### [Work task]
Locate the string "accumulated" in the records below. Copy every line where it occurs.

### [Listed records]
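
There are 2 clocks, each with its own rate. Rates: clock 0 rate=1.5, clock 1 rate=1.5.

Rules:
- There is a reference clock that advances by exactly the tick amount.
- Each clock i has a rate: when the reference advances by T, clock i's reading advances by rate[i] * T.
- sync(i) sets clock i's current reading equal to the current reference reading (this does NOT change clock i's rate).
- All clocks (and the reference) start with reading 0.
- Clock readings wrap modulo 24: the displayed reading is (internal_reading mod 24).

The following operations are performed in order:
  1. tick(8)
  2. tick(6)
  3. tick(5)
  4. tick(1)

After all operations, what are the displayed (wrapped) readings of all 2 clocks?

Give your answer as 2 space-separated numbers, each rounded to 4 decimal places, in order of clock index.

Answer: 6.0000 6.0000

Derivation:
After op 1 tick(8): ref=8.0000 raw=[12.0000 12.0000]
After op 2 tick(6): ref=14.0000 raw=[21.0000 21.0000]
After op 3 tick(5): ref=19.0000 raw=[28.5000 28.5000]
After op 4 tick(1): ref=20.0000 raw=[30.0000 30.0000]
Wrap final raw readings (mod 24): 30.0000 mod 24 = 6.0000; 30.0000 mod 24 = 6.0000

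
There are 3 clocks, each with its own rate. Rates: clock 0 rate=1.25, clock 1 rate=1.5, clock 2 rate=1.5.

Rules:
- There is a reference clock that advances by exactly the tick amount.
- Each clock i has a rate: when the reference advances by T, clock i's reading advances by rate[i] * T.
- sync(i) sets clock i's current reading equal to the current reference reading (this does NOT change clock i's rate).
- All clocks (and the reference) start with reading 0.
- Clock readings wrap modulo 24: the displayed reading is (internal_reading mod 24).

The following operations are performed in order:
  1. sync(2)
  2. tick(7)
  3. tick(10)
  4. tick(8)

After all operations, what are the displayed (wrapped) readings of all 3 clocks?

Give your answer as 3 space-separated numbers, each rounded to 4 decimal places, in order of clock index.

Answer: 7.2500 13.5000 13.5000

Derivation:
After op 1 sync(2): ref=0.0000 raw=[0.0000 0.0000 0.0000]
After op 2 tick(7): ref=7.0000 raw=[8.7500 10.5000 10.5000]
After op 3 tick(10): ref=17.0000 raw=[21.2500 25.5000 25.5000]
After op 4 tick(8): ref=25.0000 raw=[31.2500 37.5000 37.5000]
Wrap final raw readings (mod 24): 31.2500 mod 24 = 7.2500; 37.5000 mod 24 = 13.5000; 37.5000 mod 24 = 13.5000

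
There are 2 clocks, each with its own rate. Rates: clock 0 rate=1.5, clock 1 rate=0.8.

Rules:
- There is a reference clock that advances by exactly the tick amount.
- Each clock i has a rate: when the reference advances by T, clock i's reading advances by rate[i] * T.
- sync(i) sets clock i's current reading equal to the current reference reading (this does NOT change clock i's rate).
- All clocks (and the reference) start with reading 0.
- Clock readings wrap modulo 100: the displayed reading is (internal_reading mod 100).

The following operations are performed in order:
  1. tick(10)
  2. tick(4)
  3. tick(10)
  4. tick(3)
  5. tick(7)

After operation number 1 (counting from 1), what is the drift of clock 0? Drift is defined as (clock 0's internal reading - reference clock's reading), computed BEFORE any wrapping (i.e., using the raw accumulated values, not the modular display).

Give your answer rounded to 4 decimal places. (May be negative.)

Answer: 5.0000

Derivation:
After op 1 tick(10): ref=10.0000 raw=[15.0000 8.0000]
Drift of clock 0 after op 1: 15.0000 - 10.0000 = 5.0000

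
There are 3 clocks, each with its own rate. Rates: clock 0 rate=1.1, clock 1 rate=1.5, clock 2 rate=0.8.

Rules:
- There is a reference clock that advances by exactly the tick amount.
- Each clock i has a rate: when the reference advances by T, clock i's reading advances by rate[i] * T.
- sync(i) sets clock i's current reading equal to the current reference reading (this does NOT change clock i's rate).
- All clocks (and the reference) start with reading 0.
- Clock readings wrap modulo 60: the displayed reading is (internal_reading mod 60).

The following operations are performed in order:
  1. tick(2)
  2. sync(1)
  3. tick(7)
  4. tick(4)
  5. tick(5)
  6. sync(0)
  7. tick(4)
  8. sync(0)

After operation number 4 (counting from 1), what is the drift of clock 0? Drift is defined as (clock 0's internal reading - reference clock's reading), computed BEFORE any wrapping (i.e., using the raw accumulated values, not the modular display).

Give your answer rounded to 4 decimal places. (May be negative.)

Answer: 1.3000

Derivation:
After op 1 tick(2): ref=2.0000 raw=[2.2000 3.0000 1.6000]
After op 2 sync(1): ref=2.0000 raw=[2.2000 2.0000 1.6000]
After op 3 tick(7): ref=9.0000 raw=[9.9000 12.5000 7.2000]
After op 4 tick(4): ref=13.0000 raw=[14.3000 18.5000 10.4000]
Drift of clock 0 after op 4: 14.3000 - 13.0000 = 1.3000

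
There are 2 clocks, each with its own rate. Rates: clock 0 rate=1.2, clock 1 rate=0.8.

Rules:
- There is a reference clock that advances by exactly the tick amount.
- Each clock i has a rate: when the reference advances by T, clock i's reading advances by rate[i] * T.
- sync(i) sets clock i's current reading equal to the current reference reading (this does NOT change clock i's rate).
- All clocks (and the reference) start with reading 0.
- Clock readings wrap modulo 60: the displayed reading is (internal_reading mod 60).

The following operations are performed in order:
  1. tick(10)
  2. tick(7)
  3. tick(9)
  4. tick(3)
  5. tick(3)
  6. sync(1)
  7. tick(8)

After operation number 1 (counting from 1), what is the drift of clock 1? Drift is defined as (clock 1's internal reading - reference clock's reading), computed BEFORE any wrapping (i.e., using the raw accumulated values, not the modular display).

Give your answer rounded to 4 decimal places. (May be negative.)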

...

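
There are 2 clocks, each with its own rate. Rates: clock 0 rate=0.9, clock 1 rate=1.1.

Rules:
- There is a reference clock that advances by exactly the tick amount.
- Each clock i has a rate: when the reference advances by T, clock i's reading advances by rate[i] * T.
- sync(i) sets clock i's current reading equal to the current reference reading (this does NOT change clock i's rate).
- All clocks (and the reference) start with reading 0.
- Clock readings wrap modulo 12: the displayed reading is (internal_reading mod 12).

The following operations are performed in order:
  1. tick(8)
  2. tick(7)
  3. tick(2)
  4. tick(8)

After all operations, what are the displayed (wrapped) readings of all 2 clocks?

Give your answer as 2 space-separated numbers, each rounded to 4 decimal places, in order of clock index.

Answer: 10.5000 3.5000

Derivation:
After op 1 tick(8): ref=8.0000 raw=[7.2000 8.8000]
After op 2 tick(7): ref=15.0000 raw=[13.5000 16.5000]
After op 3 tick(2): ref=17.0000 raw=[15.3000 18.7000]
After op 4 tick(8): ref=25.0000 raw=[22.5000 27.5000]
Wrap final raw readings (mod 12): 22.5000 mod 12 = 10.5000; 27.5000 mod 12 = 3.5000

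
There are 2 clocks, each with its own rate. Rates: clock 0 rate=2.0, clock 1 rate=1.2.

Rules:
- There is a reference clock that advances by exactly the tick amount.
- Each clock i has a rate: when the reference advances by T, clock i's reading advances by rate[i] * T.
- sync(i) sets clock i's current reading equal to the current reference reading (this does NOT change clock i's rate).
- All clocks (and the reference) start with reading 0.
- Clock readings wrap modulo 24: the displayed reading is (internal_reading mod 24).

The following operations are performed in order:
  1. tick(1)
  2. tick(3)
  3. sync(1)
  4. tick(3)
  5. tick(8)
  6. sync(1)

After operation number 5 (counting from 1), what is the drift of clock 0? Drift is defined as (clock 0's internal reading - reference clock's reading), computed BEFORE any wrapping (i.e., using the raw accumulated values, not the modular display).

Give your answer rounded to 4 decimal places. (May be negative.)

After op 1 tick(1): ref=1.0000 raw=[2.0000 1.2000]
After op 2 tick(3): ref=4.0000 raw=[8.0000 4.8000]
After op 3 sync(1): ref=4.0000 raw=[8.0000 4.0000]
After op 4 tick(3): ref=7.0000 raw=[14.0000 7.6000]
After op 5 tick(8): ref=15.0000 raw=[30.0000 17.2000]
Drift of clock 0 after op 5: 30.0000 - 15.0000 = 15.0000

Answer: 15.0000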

---

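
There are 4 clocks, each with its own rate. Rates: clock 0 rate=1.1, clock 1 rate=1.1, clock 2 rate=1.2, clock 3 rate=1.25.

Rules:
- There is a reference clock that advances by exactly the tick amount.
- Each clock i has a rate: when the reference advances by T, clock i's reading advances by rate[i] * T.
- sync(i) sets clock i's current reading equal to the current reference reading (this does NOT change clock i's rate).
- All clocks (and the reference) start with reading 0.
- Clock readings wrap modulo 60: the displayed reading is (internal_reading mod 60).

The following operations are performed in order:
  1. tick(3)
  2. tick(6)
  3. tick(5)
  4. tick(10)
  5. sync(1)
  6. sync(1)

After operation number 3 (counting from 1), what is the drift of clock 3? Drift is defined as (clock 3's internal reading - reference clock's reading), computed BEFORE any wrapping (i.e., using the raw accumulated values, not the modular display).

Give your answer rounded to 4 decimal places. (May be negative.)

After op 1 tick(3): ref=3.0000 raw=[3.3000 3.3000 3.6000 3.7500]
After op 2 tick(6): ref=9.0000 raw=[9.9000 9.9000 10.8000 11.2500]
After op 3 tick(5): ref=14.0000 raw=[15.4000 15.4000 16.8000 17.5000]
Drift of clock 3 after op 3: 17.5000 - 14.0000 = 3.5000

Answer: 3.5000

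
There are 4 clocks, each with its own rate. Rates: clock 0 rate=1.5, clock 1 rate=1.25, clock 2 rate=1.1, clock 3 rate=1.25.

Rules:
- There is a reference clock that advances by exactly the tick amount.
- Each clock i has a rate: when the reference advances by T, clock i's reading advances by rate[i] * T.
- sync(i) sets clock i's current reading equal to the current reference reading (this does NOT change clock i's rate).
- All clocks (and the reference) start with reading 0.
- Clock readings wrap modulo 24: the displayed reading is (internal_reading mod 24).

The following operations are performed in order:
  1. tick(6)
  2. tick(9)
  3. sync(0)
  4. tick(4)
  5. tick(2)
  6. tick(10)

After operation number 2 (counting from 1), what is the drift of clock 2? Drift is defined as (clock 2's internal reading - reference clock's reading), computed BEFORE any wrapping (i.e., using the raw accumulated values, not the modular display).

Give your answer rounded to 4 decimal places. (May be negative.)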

### [Your response]
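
After operation number 1 (counting from 1), what is the drift of clock 0? Drift is defined as (clock 0's internal reading - reference clock's reading), computed BEFORE any wrapping (i.e., using the raw accumulated values, not the modular display).
After operation number 4 (counting from 1), what is the drift of clock 0? Drift is defined as (clock 0's internal reading - reference clock's reading), computed BEFORE any wrapping (i.e., using the raw accumulated values, not the modular display).
After operation number 1 (counting from 1), what is the drift of clock 1? Drift is defined as (clock 1's internal reading - reference clock's reading), computed BEFORE any wrapping (i.e., using the raw accumulated values, not the modular display).
After operation number 5 (counting from 1), what is the drift of clock 0? Drift is defined as (clock 0's internal reading - reference clock's reading), computed BEFORE any wrapping (i.e., using the raw accumulated values, not the modular display).
After operation number 3 (counting from 1), what is the drift of clock 3? Drift is defined as (clock 3's internal reading - reference clock's reading), computed BEFORE any wrapping (i.e., using the raw accumulated values, not the modular display).
After operation number 2 (counting from 1), what is the drift of clock 2? Drift is defined as (clock 2's internal reading - reference clock's reading), computed BEFORE any wrapping (i.e., using the raw accumulated values, not the modular display).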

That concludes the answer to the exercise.